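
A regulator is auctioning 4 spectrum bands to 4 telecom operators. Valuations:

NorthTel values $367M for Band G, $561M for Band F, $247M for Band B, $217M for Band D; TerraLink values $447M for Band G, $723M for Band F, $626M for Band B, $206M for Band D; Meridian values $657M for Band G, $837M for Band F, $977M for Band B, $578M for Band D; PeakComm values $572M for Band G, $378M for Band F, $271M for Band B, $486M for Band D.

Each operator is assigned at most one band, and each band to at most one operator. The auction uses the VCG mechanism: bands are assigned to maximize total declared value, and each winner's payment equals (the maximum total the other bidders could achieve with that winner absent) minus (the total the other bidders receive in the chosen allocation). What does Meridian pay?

Meridian pays $183M.

Efficient allocation: NorthTel→Band G ($367M), TerraLink→Band F ($723M), Meridian→Band B ($977M), PeakComm→Band D ($486M); total welfare W = $2553M.
Meridian receives Band B at value $977M, so the others get W − 977 = $1576M.
Without Meridian: best allocation of the remaining 3 bidders over all 4 bands is NorthTel→Band F ($561M), TerraLink→Band B ($626M), PeakComm→Band G ($572M), total $1759M.
VCG payment = (others' best without Meridian) − (others' welfare with Meridian) = 1759 − 1576 = $183M.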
§
** THE PROBLEM **
All of the records above are to be repeated exactly.

** EXERCISE ANSWER **
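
A regulator is auctioning 4 spectrum bands to 4 telecom operators. Valuations:

NorthTel values $367M for Band G, $561M for Band F, $247M for Band B, $217M for Band D; TerraLink values $447M for Band G, $723M for Band F, $626M for Band B, $206M for Band D; Meridian values $657M for Band G, $837M for Band F, $977M for Band B, $578M for Band D; PeakComm values $572M for Band G, $378M for Band F, $271M for Band B, $486M for Band D.

Each operator is assigned at most one band, and each band to at most one operator. The auction uses the VCG mechanism: bands are assigned to maximize total declared value, and each winner's payment equals (the maximum total the other bidders could achieve with that winner absent) minus (the total the other bidders receive in the chosen allocation). What does Meridian pay?

Meridian pays $183M.

Efficient allocation: NorthTel→Band G ($367M), TerraLink→Band F ($723M), Meridian→Band B ($977M), PeakComm→Band D ($486M); total welfare W = $2553M.
Meridian receives Band B at value $977M, so the others get W − 977 = $1576M.
Without Meridian: best allocation of the remaining 3 bidders over all 4 bands is NorthTel→Band F ($561M), TerraLink→Band B ($626M), PeakComm→Band G ($572M), total $1759M.
VCG payment = (others' best without Meridian) − (others' welfare with Meridian) = 1759 − 1576 = $183M.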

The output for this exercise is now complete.